• Task directions:
When the string "Three" appears in a line of the records, show the whole line.

######

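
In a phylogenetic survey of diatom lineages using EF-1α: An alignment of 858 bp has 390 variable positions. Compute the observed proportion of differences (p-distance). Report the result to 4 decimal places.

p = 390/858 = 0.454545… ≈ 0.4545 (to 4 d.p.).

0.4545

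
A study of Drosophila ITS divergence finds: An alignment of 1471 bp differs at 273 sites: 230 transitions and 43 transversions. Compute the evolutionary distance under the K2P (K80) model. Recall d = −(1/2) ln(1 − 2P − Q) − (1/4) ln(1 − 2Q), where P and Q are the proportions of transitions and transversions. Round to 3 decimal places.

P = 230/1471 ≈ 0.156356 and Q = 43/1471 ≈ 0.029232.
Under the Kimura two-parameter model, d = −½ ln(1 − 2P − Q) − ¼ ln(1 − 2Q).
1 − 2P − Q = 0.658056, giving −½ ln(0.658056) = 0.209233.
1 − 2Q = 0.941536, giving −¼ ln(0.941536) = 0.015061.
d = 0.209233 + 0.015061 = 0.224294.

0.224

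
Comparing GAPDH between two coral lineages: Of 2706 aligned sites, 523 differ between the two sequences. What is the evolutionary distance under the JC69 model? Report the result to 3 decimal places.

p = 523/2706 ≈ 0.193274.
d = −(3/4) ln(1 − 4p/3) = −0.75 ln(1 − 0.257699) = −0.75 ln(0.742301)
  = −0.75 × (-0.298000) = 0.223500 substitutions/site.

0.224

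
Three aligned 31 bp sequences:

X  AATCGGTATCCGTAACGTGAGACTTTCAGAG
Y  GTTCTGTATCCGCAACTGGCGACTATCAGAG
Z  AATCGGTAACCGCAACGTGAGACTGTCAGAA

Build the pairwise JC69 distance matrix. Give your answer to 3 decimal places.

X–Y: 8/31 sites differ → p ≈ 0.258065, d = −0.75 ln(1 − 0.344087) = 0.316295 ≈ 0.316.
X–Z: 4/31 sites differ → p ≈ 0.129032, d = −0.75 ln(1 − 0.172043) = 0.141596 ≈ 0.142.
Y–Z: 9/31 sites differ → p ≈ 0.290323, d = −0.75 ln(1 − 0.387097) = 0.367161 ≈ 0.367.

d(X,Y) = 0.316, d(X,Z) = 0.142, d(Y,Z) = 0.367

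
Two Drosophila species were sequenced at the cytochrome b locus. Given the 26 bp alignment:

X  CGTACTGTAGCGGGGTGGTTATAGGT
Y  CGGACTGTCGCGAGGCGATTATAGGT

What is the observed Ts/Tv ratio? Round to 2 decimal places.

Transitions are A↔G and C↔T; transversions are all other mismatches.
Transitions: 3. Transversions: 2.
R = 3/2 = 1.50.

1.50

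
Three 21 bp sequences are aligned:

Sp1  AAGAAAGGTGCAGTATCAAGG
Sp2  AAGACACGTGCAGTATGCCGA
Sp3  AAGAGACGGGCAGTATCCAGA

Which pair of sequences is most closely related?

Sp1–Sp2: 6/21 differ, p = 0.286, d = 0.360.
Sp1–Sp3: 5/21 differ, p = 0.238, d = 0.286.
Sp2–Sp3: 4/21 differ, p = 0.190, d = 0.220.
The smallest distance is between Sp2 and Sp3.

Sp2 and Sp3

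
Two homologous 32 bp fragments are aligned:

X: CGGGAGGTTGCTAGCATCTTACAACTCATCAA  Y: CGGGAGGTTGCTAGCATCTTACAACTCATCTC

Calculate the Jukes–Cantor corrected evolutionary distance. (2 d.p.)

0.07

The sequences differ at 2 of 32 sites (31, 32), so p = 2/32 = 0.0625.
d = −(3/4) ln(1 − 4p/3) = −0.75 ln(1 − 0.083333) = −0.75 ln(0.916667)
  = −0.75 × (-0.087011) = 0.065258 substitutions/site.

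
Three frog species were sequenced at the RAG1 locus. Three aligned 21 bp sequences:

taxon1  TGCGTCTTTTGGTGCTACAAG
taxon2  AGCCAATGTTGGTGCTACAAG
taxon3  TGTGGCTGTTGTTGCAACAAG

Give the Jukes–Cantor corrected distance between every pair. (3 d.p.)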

######

• Expected answer:
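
Three aligned 31 bp sequences:
Three 21 bp sequences are aligned:
Three frog species were sequenced at the RAG1 locus. Three aligned 21 bp sequences: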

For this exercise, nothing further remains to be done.